The data below:
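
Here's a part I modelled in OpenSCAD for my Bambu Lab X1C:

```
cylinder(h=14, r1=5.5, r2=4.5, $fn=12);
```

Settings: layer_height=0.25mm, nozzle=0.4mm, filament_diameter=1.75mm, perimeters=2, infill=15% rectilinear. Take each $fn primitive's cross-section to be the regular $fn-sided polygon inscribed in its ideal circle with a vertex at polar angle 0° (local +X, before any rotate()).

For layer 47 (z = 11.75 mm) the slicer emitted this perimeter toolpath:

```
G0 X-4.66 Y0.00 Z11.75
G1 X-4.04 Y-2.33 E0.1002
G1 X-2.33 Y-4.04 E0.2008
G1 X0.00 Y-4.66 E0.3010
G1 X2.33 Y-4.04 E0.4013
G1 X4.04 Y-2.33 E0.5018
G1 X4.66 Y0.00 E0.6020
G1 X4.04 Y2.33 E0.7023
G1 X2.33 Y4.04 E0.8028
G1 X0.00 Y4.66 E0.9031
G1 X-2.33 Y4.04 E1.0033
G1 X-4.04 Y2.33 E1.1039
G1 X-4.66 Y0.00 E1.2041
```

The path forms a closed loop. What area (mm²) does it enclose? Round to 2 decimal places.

Apply the shoelace formula to the sequence of (X, Y) vertices; enclosed area = 65.22 mm².

65.22 mm²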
End of The data.
• _Aim of the exercise_
Reproduce all of the material verbatim.

• _Reply_
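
Here's a part I modelled in OpenSCAD for my Bambu Lab X1C:

```
cylinder(h=14, r1=5.5, r2=4.5, $fn=12);
```

Settings: layer_height=0.25mm, nozzle=0.4mm, filament_diameter=1.75mm, perimeters=2, infill=15% rectilinear. Take each $fn primitive's cross-section to be the regular $fn-sided polygon inscribed in its ideal circle with a vertex at polar angle 0° (local +X, before any rotate()).

For layer 47 (z = 11.75 mm) the slicer emitted this perimeter toolpath:

```
G0 X-4.66 Y0.00 Z11.75
G1 X-4.04 Y-2.33 E0.1002
G1 X-2.33 Y-4.04 E0.2008
G1 X0.00 Y-4.66 E0.3010
G1 X2.33 Y-4.04 E0.4013
G1 X4.04 Y-2.33 E0.5018
G1 X4.66 Y0.00 E0.6020
G1 X4.04 Y2.33 E0.7023
G1 X2.33 Y4.04 E0.8028
G1 X0.00 Y4.66 E0.9031
G1 X-2.33 Y4.04 E1.0033
G1 X-4.04 Y2.33 E1.1039
G1 X-4.66 Y0.00 E1.2041
```

The path forms a closed loop. What area (mm²) does it enclose? Round to 2 decimal places.

Apply the shoelace formula to the sequence of (X, Y) vertices; enclosed area = 65.22 mm².

65.22 mm²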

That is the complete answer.